Supplied records:

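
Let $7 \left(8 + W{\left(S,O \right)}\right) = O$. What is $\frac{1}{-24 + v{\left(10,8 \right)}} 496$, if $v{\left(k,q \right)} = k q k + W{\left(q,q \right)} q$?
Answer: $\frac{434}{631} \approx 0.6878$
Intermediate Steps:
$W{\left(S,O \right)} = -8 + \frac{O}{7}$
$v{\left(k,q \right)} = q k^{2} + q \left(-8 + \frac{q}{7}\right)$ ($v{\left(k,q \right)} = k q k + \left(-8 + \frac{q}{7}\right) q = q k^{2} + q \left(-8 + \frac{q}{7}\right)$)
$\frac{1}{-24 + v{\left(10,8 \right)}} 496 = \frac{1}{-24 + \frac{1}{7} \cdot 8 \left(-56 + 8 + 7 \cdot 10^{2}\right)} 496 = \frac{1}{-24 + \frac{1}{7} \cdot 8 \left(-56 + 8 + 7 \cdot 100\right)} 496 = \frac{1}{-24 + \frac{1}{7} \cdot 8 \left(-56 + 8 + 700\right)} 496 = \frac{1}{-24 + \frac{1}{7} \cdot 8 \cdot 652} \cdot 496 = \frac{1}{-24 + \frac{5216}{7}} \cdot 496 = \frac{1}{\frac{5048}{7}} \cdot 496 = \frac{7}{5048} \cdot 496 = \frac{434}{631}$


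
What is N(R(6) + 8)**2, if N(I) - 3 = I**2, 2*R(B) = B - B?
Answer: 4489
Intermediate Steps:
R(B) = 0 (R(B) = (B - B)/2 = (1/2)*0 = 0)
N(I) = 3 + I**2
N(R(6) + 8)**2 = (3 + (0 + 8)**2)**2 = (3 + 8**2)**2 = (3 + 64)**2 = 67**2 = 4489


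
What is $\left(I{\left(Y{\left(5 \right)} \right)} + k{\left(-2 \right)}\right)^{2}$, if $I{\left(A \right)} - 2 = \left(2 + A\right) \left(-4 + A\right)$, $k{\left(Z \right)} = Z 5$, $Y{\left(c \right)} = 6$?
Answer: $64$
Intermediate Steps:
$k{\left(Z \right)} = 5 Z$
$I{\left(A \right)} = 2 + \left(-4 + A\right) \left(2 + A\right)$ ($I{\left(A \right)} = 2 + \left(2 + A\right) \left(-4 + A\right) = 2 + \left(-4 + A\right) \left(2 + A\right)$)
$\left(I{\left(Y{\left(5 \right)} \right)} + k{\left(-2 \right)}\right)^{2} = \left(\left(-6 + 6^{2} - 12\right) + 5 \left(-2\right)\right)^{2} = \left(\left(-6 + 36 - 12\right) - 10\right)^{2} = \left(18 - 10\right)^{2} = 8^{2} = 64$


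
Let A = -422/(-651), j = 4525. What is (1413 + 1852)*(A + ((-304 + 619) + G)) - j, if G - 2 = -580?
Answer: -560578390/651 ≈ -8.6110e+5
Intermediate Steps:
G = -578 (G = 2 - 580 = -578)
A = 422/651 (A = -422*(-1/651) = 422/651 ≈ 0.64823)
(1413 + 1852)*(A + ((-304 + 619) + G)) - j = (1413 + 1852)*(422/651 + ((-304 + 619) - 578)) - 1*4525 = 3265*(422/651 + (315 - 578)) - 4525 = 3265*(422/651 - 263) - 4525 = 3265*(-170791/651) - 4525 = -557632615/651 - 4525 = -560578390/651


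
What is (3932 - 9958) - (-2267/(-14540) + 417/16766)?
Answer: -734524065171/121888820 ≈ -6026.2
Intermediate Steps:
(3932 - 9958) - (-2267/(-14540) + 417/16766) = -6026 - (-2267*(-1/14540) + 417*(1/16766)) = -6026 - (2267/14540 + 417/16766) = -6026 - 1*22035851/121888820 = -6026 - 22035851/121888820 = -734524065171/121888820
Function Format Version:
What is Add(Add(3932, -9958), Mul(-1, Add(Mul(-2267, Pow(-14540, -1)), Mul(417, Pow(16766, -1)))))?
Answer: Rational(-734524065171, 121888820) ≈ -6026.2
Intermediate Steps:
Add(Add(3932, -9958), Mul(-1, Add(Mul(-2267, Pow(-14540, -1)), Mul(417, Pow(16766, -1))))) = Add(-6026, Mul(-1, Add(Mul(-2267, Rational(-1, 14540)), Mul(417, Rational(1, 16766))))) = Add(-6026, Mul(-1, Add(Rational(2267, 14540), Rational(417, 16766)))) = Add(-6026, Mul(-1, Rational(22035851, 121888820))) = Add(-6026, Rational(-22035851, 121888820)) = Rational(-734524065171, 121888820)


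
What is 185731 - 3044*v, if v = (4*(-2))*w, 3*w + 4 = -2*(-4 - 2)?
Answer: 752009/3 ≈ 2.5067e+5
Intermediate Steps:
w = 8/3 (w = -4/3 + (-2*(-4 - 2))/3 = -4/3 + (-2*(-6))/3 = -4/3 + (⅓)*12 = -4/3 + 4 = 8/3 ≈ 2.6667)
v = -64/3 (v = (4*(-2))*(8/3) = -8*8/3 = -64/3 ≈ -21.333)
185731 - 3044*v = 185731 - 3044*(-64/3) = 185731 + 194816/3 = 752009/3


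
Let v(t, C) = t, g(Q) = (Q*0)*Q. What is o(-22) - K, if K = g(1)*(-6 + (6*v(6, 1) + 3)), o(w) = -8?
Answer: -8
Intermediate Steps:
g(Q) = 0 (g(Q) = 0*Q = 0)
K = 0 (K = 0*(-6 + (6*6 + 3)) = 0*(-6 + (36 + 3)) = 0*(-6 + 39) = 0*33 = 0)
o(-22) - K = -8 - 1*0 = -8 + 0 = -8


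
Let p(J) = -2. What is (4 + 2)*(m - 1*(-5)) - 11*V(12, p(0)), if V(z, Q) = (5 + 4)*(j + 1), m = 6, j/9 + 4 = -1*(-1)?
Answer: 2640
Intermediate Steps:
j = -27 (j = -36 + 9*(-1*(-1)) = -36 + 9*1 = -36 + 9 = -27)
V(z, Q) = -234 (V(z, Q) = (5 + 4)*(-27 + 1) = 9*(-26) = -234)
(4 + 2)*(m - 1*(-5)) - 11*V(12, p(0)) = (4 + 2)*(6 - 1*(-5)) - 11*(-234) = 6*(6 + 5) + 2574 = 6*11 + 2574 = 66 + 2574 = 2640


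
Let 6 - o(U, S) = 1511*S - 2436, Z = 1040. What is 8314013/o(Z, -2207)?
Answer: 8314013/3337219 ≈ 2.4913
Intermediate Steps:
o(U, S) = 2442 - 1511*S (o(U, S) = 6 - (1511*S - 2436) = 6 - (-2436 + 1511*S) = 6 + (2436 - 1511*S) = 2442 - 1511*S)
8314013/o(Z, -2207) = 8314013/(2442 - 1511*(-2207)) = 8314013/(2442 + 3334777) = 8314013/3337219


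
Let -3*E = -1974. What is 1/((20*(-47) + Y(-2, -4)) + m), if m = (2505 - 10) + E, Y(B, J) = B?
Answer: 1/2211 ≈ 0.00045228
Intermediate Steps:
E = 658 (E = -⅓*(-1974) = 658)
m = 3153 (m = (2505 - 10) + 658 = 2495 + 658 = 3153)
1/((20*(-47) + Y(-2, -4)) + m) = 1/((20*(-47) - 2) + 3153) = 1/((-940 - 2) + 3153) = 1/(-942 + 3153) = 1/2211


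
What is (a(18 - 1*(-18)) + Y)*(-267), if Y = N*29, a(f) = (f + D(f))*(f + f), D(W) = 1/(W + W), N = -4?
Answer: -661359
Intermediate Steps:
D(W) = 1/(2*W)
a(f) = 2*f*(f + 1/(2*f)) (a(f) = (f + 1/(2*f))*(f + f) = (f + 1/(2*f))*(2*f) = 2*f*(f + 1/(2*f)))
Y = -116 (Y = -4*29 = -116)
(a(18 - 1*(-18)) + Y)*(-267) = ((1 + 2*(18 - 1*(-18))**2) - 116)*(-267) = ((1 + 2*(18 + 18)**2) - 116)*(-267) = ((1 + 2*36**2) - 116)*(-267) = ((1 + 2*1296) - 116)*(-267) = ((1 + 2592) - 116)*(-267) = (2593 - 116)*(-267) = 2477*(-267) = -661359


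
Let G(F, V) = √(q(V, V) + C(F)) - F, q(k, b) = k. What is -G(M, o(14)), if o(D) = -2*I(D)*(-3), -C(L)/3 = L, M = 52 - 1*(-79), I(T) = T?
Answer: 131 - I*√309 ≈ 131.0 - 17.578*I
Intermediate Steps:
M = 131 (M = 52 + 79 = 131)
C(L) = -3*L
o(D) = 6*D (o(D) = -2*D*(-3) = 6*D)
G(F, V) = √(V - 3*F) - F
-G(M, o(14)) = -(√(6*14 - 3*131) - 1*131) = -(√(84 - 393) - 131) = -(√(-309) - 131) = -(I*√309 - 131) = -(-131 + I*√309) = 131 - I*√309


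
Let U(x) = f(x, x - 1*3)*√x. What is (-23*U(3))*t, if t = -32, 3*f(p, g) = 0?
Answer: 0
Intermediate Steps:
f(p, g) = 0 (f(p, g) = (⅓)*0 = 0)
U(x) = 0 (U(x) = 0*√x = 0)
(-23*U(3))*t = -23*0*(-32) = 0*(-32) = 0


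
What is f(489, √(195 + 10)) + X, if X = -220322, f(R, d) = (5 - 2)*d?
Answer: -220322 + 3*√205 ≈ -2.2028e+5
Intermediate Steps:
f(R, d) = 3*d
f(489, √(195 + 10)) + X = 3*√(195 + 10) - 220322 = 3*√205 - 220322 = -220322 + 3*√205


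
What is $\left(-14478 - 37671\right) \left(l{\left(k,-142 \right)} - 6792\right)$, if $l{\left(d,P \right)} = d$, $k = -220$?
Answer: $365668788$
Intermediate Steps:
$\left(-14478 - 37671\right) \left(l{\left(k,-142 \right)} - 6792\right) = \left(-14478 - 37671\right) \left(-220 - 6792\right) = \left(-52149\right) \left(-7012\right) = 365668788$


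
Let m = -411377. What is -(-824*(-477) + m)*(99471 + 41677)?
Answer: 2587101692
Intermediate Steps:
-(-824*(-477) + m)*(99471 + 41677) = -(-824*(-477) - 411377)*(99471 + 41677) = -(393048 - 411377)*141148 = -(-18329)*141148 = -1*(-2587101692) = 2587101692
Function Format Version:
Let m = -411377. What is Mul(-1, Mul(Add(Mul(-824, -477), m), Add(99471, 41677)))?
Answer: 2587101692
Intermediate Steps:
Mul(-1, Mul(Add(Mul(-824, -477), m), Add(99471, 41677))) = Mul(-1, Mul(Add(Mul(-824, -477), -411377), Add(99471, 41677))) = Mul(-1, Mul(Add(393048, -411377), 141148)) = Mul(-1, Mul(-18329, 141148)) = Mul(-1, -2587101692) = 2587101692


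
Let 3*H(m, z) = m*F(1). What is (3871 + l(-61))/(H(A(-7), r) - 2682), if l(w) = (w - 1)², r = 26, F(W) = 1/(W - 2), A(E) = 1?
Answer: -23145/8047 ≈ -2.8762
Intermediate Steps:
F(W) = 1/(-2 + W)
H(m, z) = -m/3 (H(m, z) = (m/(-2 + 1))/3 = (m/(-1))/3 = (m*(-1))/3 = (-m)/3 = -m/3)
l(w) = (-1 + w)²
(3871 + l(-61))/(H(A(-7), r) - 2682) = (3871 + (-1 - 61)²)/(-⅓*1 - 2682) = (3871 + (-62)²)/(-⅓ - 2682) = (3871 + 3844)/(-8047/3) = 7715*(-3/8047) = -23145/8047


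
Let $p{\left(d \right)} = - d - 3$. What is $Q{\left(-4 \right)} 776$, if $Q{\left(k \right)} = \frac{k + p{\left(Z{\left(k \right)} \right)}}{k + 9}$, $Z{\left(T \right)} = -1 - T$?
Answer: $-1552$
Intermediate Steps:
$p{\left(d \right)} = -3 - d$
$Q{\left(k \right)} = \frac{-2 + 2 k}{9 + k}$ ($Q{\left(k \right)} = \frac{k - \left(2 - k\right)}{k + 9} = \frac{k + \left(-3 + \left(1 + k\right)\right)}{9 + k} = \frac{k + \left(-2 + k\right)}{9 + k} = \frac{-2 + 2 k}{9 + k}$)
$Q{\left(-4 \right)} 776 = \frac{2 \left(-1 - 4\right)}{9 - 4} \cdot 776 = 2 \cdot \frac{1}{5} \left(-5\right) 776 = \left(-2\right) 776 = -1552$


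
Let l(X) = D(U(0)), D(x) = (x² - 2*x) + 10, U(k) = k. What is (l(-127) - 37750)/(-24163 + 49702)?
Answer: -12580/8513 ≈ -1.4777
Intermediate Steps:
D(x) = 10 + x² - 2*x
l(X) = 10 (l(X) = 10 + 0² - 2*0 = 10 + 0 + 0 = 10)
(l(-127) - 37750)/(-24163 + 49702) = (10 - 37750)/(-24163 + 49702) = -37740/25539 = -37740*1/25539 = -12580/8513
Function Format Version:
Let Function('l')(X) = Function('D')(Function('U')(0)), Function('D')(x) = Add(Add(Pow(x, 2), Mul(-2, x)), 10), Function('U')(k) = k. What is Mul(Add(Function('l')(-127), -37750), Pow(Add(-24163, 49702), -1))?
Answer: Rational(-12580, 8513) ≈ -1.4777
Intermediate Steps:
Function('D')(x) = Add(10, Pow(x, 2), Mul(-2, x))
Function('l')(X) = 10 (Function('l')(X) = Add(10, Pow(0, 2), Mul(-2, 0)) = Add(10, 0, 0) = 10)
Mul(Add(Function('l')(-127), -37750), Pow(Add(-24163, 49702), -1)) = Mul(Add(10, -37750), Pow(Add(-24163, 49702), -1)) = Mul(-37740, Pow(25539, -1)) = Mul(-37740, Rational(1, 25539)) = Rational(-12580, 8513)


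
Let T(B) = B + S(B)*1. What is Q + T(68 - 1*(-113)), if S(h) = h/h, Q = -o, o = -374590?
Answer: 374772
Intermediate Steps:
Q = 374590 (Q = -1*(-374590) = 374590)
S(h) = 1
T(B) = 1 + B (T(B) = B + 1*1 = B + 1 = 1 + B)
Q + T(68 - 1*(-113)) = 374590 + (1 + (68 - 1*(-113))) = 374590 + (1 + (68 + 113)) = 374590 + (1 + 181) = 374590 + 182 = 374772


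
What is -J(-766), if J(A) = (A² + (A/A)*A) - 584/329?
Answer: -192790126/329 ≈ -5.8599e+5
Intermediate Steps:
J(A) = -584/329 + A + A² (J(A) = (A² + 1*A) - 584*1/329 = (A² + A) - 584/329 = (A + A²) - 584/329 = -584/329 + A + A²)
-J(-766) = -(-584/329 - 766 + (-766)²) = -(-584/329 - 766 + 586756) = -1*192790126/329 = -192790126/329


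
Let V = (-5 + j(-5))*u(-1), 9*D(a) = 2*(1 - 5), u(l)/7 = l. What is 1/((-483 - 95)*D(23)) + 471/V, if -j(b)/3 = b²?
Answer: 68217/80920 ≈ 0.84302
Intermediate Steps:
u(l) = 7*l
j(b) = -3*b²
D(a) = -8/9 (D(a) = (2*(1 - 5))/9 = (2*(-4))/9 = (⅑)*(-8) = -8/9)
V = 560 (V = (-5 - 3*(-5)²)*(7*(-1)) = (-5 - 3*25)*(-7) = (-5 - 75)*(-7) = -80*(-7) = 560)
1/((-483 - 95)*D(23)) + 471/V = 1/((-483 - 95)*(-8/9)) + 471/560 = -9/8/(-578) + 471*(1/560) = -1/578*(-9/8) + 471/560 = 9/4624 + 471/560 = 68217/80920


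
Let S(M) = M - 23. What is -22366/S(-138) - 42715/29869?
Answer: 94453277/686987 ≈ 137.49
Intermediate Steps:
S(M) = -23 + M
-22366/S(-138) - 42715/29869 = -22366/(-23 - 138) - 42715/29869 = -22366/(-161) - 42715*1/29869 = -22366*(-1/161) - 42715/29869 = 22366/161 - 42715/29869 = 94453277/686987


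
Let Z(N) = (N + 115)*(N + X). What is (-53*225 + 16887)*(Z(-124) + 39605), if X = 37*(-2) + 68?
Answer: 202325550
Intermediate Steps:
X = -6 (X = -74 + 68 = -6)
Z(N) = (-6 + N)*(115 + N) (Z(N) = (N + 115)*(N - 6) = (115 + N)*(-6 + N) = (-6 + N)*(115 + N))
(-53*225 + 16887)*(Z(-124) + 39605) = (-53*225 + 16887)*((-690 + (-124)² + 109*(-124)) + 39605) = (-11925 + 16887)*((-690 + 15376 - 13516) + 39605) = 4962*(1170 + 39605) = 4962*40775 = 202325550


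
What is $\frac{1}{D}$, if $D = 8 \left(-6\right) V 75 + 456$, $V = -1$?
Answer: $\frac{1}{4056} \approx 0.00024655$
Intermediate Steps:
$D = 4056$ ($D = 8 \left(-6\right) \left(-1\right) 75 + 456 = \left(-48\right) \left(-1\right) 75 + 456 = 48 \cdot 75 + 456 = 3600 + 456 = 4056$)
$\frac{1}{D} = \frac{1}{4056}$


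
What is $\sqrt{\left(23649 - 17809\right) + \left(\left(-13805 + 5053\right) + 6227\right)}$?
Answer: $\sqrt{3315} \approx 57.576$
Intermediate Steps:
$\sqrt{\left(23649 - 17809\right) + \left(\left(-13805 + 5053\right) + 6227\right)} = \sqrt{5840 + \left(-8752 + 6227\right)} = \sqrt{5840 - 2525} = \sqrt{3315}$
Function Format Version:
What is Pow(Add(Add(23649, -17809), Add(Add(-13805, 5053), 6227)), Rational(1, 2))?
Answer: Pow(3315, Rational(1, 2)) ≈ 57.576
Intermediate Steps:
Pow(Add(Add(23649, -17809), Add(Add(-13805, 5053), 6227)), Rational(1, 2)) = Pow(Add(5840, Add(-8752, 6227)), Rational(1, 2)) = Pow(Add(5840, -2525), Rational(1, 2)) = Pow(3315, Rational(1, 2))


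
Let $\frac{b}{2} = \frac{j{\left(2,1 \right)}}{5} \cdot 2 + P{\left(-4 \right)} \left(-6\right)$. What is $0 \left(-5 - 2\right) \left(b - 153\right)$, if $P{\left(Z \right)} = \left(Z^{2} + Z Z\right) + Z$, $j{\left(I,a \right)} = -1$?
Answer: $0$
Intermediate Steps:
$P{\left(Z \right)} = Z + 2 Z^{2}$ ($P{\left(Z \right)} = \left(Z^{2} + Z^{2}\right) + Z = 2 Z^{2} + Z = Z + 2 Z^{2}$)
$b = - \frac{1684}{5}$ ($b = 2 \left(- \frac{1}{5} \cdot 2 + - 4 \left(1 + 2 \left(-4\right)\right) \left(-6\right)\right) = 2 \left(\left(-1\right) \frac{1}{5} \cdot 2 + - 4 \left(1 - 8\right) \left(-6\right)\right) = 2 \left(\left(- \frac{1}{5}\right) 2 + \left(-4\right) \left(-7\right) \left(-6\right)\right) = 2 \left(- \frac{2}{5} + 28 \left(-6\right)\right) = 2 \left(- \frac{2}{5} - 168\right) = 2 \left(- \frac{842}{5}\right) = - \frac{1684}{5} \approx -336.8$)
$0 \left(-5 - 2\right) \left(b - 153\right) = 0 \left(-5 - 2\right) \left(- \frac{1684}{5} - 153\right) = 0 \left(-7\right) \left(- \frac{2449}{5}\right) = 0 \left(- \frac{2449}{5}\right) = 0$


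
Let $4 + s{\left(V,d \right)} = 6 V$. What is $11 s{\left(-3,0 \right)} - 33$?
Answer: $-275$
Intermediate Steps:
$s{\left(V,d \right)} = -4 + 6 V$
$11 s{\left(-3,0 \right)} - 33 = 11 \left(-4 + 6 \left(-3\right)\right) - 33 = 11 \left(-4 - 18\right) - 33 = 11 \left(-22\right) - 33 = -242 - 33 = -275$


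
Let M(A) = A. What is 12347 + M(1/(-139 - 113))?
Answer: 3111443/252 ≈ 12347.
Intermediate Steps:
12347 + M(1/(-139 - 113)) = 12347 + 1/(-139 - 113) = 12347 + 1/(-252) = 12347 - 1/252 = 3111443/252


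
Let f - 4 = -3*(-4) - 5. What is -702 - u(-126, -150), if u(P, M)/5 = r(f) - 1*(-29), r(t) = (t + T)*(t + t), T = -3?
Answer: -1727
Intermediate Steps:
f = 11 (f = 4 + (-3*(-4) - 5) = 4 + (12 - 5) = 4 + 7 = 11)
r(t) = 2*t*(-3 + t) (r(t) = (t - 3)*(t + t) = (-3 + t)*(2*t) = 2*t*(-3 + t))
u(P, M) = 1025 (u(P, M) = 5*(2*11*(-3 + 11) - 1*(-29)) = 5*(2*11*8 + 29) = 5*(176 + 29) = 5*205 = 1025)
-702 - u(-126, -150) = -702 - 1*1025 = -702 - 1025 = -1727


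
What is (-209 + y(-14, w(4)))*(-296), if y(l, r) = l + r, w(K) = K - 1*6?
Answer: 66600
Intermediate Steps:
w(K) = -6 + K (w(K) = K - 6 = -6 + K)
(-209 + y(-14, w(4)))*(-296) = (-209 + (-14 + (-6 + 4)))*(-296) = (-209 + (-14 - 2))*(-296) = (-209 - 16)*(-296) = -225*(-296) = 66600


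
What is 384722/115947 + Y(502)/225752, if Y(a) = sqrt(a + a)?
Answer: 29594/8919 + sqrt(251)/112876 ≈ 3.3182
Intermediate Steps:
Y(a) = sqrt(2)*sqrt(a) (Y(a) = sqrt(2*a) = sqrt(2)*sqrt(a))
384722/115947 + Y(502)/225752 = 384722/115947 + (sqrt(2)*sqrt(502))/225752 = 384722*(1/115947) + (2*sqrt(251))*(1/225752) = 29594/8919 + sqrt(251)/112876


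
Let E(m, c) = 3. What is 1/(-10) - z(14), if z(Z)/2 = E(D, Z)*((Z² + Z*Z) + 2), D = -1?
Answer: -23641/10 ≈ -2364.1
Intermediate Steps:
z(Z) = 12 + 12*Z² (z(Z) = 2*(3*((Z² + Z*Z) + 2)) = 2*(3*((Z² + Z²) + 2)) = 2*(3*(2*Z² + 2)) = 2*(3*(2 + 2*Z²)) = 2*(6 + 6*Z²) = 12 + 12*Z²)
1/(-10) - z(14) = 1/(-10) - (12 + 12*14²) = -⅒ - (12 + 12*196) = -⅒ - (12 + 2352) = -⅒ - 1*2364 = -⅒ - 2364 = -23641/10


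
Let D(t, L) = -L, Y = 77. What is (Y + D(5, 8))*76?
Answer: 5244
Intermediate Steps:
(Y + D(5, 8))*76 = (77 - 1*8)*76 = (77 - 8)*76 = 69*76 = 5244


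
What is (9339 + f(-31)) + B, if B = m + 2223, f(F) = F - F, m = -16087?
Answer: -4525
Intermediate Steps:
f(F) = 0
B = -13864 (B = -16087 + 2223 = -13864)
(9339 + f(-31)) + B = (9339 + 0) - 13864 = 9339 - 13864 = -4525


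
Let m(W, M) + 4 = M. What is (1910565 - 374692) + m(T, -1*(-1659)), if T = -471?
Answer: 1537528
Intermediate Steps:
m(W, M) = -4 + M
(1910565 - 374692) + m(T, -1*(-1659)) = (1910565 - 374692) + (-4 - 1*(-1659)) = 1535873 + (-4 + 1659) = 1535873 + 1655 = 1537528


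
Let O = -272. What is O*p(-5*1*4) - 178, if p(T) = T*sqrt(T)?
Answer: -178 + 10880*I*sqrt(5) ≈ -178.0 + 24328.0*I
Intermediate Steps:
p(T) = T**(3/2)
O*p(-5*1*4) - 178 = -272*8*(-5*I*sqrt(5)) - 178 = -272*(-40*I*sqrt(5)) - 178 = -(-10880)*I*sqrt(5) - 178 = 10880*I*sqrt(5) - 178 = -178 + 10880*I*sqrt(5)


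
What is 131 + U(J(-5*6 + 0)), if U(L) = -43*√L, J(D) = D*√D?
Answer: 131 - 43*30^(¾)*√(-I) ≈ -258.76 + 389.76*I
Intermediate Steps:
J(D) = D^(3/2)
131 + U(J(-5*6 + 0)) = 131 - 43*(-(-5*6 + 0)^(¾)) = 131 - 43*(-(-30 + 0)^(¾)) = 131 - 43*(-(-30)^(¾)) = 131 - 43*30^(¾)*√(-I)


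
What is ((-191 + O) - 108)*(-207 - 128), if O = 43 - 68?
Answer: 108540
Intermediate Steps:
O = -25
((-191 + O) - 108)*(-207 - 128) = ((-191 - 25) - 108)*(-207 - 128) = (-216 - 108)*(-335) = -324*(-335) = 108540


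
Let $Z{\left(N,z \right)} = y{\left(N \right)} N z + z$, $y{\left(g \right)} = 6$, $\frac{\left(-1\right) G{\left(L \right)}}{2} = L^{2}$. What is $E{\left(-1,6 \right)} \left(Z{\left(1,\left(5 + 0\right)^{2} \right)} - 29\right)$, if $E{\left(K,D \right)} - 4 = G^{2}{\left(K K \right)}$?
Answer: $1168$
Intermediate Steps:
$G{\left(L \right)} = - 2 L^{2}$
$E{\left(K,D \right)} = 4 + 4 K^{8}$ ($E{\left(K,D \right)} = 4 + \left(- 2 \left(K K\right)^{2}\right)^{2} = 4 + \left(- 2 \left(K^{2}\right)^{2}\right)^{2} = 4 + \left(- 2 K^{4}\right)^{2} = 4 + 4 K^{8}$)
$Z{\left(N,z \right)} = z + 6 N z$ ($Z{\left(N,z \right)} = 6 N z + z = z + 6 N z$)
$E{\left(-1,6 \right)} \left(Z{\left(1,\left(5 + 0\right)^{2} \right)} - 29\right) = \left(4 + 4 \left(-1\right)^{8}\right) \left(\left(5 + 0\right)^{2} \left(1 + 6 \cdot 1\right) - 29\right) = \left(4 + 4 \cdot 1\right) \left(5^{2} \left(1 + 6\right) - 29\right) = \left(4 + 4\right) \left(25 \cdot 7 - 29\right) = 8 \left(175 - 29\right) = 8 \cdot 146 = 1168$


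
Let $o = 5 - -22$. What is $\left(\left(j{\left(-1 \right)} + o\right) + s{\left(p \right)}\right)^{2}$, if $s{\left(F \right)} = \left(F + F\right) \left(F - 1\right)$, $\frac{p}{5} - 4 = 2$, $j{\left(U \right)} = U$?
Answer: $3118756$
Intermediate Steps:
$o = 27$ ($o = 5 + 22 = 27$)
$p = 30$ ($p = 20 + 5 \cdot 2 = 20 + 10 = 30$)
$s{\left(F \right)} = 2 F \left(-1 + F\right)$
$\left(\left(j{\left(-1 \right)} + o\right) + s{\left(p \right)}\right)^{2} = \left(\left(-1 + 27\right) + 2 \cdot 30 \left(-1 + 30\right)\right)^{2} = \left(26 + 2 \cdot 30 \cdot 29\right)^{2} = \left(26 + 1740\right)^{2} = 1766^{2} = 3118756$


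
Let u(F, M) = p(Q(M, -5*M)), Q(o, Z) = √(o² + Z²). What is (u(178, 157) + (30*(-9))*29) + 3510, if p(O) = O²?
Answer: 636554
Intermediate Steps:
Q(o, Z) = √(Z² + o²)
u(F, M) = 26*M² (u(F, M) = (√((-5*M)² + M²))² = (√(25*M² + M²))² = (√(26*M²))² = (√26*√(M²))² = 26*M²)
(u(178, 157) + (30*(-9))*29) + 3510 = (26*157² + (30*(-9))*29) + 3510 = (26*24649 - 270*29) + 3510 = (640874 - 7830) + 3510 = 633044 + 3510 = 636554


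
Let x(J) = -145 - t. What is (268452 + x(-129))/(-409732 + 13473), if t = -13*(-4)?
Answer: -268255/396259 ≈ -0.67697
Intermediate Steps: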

Work item: Within the data above, the span starting at the line containing "Answer: $64$" and ending at the line containing "Answer: 752009/3 ≈ 2.5067e+5" is to be retyped exactly, with no other lines.

Solution to this problem:
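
Answer: $64$
Intermediate Steps:
$k{\left(Z \right)} = 5 Z$
$I{\left(A \right)} = 2 + \left(-4 + A\right) \left(2 + A\right)$ ($I{\left(A \right)} = 2 + \left(2 + A\right) \left(-4 + A\right) = 2 + \left(-4 + A\right) \left(2 + A\right)$)
$\left(I{\left(Y{\left(5 \right)} \right)} + k{\left(-2 \right)}\right)^{2} = \left(\left(-6 + 6^{2} - 12\right) + 5 \left(-2\right)\right)^{2} = \left(\left(-6 + 36 - 12\right) - 10\right)^{2} = \left(18 - 10\right)^{2} = 8^{2} = 64$


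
Let A = -422/(-651), j = 4525. What is (1413 + 1852)*(A + ((-304 + 619) + G)) - j, if G - 2 = -580?
Answer: -560578390/651 ≈ -8.6110e+5
Intermediate Steps:
G = -578 (G = 2 - 580 = -578)
A = 422/651 (A = -422*(-1/651) = 422/651 ≈ 0.64823)
(1413 + 1852)*(A + ((-304 + 619) + G)) - j = (1413 + 1852)*(422/651 + ((-304 + 619) - 578)) - 1*4525 = 3265*(422/651 + (315 - 578)) - 4525 = 3265*(422/651 - 263) - 4525 = 3265*(-170791/651) - 4525 = -557632615/651 - 4525 = -560578390/651


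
What is (3932 - 9958) - (-2267/(-14540) + 417/16766)?
Answer: -734524065171/121888820 ≈ -6026.2
Intermediate Steps:
(3932 - 9958) - (-2267/(-14540) + 417/16766) = -6026 - (-2267*(-1/14540) + 417*(1/16766)) = -6026 - (2267/14540 + 417/16766) = -6026 - 1*22035851/121888820 = -6026 - 22035851/121888820 = -734524065171/121888820
Function Format Version:
What is Add(Add(3932, -9958), Mul(-1, Add(Mul(-2267, Pow(-14540, -1)), Mul(417, Pow(16766, -1)))))?
Answer: Rational(-734524065171, 121888820) ≈ -6026.2
Intermediate Steps:
Add(Add(3932, -9958), Mul(-1, Add(Mul(-2267, Pow(-14540, -1)), Mul(417, Pow(16766, -1))))) = Add(-6026, Mul(-1, Add(Mul(-2267, Rational(-1, 14540)), Mul(417, Rational(1, 16766))))) = Add(-6026, Mul(-1, Add(Rational(2267, 14540), Rational(417, 16766)))) = Add(-6026, Mul(-1, Rational(22035851, 121888820))) = Add(-6026, Rational(-22035851, 121888820)) = Rational(-734524065171, 121888820)


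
What is 185731 - 3044*v, if v = (4*(-2))*w, 3*w + 4 = -2*(-4 - 2)?
Answer: 752009/3 ≈ 2.5067e+5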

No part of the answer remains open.